Stored items:
- Opening Delimiter -
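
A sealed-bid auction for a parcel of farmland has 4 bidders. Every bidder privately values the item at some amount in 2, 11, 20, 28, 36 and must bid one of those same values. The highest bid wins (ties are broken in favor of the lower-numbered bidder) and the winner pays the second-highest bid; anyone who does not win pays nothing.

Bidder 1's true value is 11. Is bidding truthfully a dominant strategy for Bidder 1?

Yes

Check each profile of the others' bids and compare truth against every alternative bid.
Others bid (2, 2, 2): truth gives 9, best alternative gives 9.
Others bid (2, 2, 11): truth gives 0, best alternative gives 0.
Others bid (2, 2, 20): truth gives 0, best alternative gives 0.
Others bid (2, 2, 28): truth gives 0, best alternative gives 0.
Others bid (2, 2, 36): truth gives 0, best alternative gives 0.
Others bid (2, 11, 2): truth gives 0, best alternative gives 0.
(Remaining 119 profiles checked similarly; truth is weakly best in each.)
In every case the truthful bid is at least as good as any alternative, so it is a dominant strategy.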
- Closing Delimiter -
Give back all of the data exactly, with every line intact.

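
A sealed-bid auction for a parcel of farmland has 4 bidders. Every bidder privately values the item at some amount in 2, 11, 20, 28, 36 and must bid one of those same values. The highest bid wins (ties are broken in favor of the lower-numbered bidder) and the winner pays the second-highest bid; anyone who does not win pays nothing.

Bidder 1's true value is 11. Is bidding truthfully a dominant strategy for Bidder 1?

Yes

Check each profile of the others' bids and compare truth against every alternative bid.
Others bid (2, 2, 2): truth gives 9, best alternative gives 9.
Others bid (2, 2, 11): truth gives 0, best alternative gives 0.
Others bid (2, 2, 20): truth gives 0, best alternative gives 0.
Others bid (2, 2, 28): truth gives 0, best alternative gives 0.
Others bid (2, 2, 36): truth gives 0, best alternative gives 0.
Others bid (2, 11, 2): truth gives 0, best alternative gives 0.
(Remaining 119 profiles checked similarly; truth is weakly best in each.)
In every case the truthful bid is at least as good as any alternative, so it is a dominant strategy.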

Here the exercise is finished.